Given information below:
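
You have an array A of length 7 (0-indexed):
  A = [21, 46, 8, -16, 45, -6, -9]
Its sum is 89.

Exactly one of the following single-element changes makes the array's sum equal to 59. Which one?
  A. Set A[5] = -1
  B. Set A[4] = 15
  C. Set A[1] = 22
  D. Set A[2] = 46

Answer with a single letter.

Option A: A[5] -6->-1, delta=5, new_sum=89+(5)=94
Option B: A[4] 45->15, delta=-30, new_sum=89+(-30)=59 <-- matches target
Option C: A[1] 46->22, delta=-24, new_sum=89+(-24)=65
Option D: A[2] 8->46, delta=38, new_sum=89+(38)=127

Answer: B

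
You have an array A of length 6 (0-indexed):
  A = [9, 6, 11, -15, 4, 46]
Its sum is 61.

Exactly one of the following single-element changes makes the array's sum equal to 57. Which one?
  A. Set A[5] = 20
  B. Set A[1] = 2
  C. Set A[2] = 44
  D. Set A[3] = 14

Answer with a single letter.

Option A: A[5] 46->20, delta=-26, new_sum=61+(-26)=35
Option B: A[1] 6->2, delta=-4, new_sum=61+(-4)=57 <-- matches target
Option C: A[2] 11->44, delta=33, new_sum=61+(33)=94
Option D: A[3] -15->14, delta=29, new_sum=61+(29)=90

Answer: B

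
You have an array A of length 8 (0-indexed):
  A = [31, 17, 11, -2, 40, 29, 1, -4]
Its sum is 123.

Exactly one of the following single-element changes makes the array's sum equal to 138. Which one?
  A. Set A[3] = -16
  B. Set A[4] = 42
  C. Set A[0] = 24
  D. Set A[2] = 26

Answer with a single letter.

Option A: A[3] -2->-16, delta=-14, new_sum=123+(-14)=109
Option B: A[4] 40->42, delta=2, new_sum=123+(2)=125
Option C: A[0] 31->24, delta=-7, new_sum=123+(-7)=116
Option D: A[2] 11->26, delta=15, new_sum=123+(15)=138 <-- matches target

Answer: D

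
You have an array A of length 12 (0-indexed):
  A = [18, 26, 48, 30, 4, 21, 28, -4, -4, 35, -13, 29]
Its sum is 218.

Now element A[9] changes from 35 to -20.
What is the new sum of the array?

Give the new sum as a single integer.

Old value at index 9: 35
New value at index 9: -20
Delta = -20 - 35 = -55
New sum = old_sum + delta = 218 + (-55) = 163

Answer: 163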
End of Given information.
## [Exercise objective]
Look above for the line with "A = [21, 46, 8, -16, 45, -6, -9]" and the line with "Its sum is 123.". Retype those two lines and every line between them exactly, adding nothing.

## [Answer to this problem]
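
  A = [21, 46, 8, -16, 45, -6, -9]
Its sum is 89.

Exactly one of the following single-element changes makes the array's sum equal to 59. Which one?
  A. Set A[5] = -1
  B. Set A[4] = 15
  C. Set A[1] = 22
  D. Set A[2] = 46

Answer with a single letter.

Option A: A[5] -6->-1, delta=5, new_sum=89+(5)=94
Option B: A[4] 45->15, delta=-30, new_sum=89+(-30)=59 <-- matches target
Option C: A[1] 46->22, delta=-24, new_sum=89+(-24)=65
Option D: A[2] 8->46, delta=38, new_sum=89+(38)=127

Answer: B

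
You have an array A of length 6 (0-indexed):
  A = [9, 6, 11, -15, 4, 46]
Its sum is 61.

Exactly one of the following single-element changes makes the array's sum equal to 57. Which one?
  A. Set A[5] = 20
  B. Set A[1] = 2
  C. Set A[2] = 44
  D. Set A[3] = 14

Answer with a single letter.

Option A: A[5] 46->20, delta=-26, new_sum=61+(-26)=35
Option B: A[1] 6->2, delta=-4, new_sum=61+(-4)=57 <-- matches target
Option C: A[2] 11->44, delta=33, new_sum=61+(33)=94
Option D: A[3] -15->14, delta=29, new_sum=61+(29)=90

Answer: B

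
You have an array A of length 8 (0-indexed):
  A = [31, 17, 11, -2, 40, 29, 1, -4]
Its sum is 123.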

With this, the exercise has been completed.